§ Problem statement: The answer must consist of each line below that contains the word "Build", copied in full.

The data Start Marker

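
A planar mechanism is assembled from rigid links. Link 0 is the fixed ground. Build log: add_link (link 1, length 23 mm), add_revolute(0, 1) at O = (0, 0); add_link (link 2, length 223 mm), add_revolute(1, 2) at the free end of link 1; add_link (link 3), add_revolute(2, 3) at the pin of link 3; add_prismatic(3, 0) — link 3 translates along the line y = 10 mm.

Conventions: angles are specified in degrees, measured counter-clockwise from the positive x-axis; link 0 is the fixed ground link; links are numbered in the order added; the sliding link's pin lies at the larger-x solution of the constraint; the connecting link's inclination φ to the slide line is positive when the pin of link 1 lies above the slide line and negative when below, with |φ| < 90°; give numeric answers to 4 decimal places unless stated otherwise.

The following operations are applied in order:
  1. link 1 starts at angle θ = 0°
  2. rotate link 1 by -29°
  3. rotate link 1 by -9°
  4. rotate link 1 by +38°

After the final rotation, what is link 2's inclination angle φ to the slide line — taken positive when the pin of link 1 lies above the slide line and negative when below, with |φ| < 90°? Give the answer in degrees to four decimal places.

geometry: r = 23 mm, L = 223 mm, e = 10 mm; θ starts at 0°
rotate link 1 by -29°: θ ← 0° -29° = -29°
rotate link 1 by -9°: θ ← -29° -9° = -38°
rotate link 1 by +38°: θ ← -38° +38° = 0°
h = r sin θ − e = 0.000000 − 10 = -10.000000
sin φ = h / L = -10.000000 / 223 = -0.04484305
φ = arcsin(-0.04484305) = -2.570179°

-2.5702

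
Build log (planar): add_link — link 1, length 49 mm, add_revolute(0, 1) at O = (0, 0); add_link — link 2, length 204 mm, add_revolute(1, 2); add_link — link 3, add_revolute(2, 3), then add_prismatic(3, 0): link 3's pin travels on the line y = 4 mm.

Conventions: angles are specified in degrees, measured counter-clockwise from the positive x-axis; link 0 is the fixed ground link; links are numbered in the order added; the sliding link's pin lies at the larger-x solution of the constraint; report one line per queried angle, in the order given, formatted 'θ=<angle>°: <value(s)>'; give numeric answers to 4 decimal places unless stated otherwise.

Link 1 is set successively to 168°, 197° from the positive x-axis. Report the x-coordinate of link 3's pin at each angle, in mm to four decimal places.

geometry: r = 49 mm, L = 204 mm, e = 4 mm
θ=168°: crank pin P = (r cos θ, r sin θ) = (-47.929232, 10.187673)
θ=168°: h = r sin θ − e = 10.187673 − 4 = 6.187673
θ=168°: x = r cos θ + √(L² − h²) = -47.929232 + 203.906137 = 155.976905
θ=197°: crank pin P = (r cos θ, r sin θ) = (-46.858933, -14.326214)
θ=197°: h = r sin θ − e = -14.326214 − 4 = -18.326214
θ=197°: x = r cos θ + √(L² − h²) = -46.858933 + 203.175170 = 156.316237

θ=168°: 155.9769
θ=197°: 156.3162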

The data End Marker

§ Answer to the problem:
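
A planar mechanism is assembled from rigid links. Link 0 is the fixed ground. Build log: add_link (link 1, length 23 mm), add_revolute(0, 1) at O = (0, 0); add_link (link 2, length 223 mm), add_revolute(1, 2) at the free end of link 1; add_link (link 3), add_revolute(2, 3) at the pin of link 3; add_prismatic(3, 0) — link 3 translates along the line y = 10 mm.
Build log (planar): add_link — link 1, length 49 mm, add_revolute(0, 1) at O = (0, 0); add_link — link 2, length 204 mm, add_revolute(1, 2); add_link — link 3, add_revolute(2, 3), then add_prismatic(3, 0): link 3's pin travels on the line y = 4 mm.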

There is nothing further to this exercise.